*** DATA IN THIS EXERCISE Section Begins ***

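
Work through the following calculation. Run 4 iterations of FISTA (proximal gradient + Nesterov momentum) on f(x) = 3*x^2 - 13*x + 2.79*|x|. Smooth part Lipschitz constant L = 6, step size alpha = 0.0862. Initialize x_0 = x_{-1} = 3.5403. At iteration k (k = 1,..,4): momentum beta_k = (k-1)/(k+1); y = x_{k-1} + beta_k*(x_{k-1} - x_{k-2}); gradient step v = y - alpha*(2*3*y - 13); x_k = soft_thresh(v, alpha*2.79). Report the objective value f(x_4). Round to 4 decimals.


FISTA on f(x) = 3*x^2 - 13*x + 2.79*|x|
L = 6, alpha = 0.0862
Iteration 1: beta = 0.0, y = 3.5403 + 0.0*(3.5403 - 3.5403) = 3.5403
  grad(y) = 8.2418, v = y - alpha*grad = 2.8299
  prox(v) = soft_thresh(2.8299, 0.2405) = 2.5894
Iteration 2: beta = 0.3333, y = 2.5894 + 0.3333*(2.5894 - 3.5403) = 2.2724
  grad(y) = 0.6343, v = y - alpha*grad = 2.2177
  prox(v) = soft_thresh(2.2177, 0.2405) = 1.9772
Iteration 3: beta = 0.5, y = 1.9772 + 0.5*(1.9772 - 2.5894) = 1.6711
  grad(y) = -2.9732, v = y - alpha*grad = 1.9274
  prox(v) = soft_thresh(1.9274, 0.2405) = 1.6869
Iteration 4: beta = 0.6, y = 1.6869 + 0.6*(1.6869 - 1.9772) = 1.5128
  grad(y) = -3.9235, v = y - alpha*grad = 1.851
  prox(v) = soft_thresh(1.851, 0.2405) = 1.6105
f(x_4) = 3*1.6105^2 - 13*1.6105 + 2.79*|1.6105| = -8.6621


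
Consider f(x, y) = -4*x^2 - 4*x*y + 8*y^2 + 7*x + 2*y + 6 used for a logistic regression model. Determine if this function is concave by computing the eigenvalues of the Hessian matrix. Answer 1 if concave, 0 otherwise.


The Hessian of f(x,y) = -4*x^2 - 4*x*y + 8*y^2 + 7*x + 2*y + 6 is:
H = [[-8, -4], [-4, 16]]
Trace = -8 + 16 = 8
Determinant = -8*16 - (-4)^2 = -144
Discriminant = (8)^2 - 4*-144 = 640.0
Eigenvalues: lambda_1 = -8.6491, lambda_2 = 16.6491
The function is not concave.

0


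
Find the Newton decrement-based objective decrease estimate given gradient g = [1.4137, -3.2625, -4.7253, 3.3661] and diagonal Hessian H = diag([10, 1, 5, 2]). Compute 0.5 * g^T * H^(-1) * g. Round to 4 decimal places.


Step 1: H is diagonal, so H^(-1) * g = [0.1414, -3.2625, -0.9451, 1.6831].
Step 2: g^T H^(-1) g = sum_i g_i^2 / H_ii
  = (1.4137)^2/10 + (-3.2625)^2/1 + (-4.7253)^2/5 + (3.3661)^2/2
  = 0.1999 + 10.6439 + 4.4657 + 5.6653 = 20.9748
Step 3: Objective decrease = 0.5 * g^T H^(-1) g = 10.4874


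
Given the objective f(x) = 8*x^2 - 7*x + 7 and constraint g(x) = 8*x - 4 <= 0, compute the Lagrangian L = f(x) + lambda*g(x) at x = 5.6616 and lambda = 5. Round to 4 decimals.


Step 1: Evaluate f(x).
f(5.6616) = 8*5.6616^2 - 7*5.6616 + 7 = 223.7985
Step 2: Evaluate g(x).
g(5.6616) = 8*5.6616 - 4 = 41.2928
Step 3: Compute Lagrangian.
L = 223.7985 + 5*41.2928 = 430.2625


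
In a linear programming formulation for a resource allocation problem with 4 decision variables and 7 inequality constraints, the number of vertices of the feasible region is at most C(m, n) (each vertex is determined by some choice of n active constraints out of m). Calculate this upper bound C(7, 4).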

*** DATA IN THIS EXERCISE Section Ends ***

> **EXERCISE**
Beginning with the opening line and ending with the final one, transcribe the material exactly.

> **ANSWER TO THE EXERCISE**
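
Work through the following calculation. Run 4 iterations of FISTA (proximal gradient + Nesterov momentum) on f(x) = 3*x^2 - 13*x + 2.79*|x|. Smooth part Lipschitz constant L = 6, step size alpha = 0.0862. Initialize x_0 = x_{-1} = 3.5403. At iteration k (k = 1,..,4): momentum beta_k = (k-1)/(k+1); y = x_{k-1} + beta_k*(x_{k-1} - x_{k-2}); gradient step v = y - alpha*(2*3*y - 13); x_k = soft_thresh(v, alpha*2.79). Report the objective value f(x_4). Round to 4 decimals.


FISTA on f(x) = 3*x^2 - 13*x + 2.79*|x|
L = 6, alpha = 0.0862
Iteration 1: beta = 0.0, y = 3.5403 + 0.0*(3.5403 - 3.5403) = 3.5403
  grad(y) = 8.2418, v = y - alpha*grad = 2.8299
  prox(v) = soft_thresh(2.8299, 0.2405) = 2.5894
Iteration 2: beta = 0.3333, y = 2.5894 + 0.3333*(2.5894 - 3.5403) = 2.2724
  grad(y) = 0.6343, v = y - alpha*grad = 2.2177
  prox(v) = soft_thresh(2.2177, 0.2405) = 1.9772
Iteration 3: beta = 0.5, y = 1.9772 + 0.5*(1.9772 - 2.5894) = 1.6711
  grad(y) = -2.9732, v = y - alpha*grad = 1.9274
  prox(v) = soft_thresh(1.9274, 0.2405) = 1.6869
Iteration 4: beta = 0.6, y = 1.6869 + 0.6*(1.6869 - 1.9772) = 1.5128
  grad(y) = -3.9235, v = y - alpha*grad = 1.851
  prox(v) = soft_thresh(1.851, 0.2405) = 1.6105
f(x_4) = 3*1.6105^2 - 13*1.6105 + 2.79*|1.6105| = -8.6621


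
Consider f(x, y) = -4*x^2 - 4*x*y + 8*y^2 + 7*x + 2*y + 6 used for a logistic regression model. Determine if this function is concave by computing the eigenvalues of the Hessian matrix. Answer 1 if concave, 0 otherwise.


The Hessian of f(x,y) = -4*x^2 - 4*x*y + 8*y^2 + 7*x + 2*y + 6 is:
H = [[-8, -4], [-4, 16]]
Trace = -8 + 16 = 8
Determinant = -8*16 - (-4)^2 = -144
Discriminant = (8)^2 - 4*-144 = 640.0
Eigenvalues: lambda_1 = -8.6491, lambda_2 = 16.6491
The function is not concave.

0


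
Find the Newton decrement-based objective decrease estimate given gradient g = [1.4137, -3.2625, -4.7253, 3.3661] and diagonal Hessian H = diag([10, 1, 5, 2]). Compute 0.5 * g^T * H^(-1) * g. Round to 4 decimal places.


Step 1: H is diagonal, so H^(-1) * g = [0.1414, -3.2625, -0.9451, 1.6831].
Step 2: g^T H^(-1) g = sum_i g_i^2 / H_ii
  = (1.4137)^2/10 + (-3.2625)^2/1 + (-4.7253)^2/5 + (3.3661)^2/2
  = 0.1999 + 10.6439 + 4.4657 + 5.6653 = 20.9748
Step 3: Objective decrease = 0.5 * g^T H^(-1) g = 10.4874


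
Given the objective f(x) = 8*x^2 - 7*x + 7 and constraint g(x) = 8*x - 4 <= 0, compute the Lagrangian L = f(x) + lambda*g(x) at x = 5.6616 and lambda = 5. Round to 4 decimals.


Step 1: Evaluate f(x).
f(5.6616) = 8*5.6616^2 - 7*5.6616 + 7 = 223.7985
Step 2: Evaluate g(x).
g(5.6616) = 8*5.6616 - 4 = 41.2928
Step 3: Compute Lagrangian.
L = 223.7985 + 5*41.2928 = 430.2625


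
In a linear programming formulation for a resource allocation problem with 4 decision variables and 7 inequality constraints, the number of vertices of the feasible region is at most C(m, n) (each vertex is determined by some choice of n active constraints out of m). Calculate this upper bound C(7, 4).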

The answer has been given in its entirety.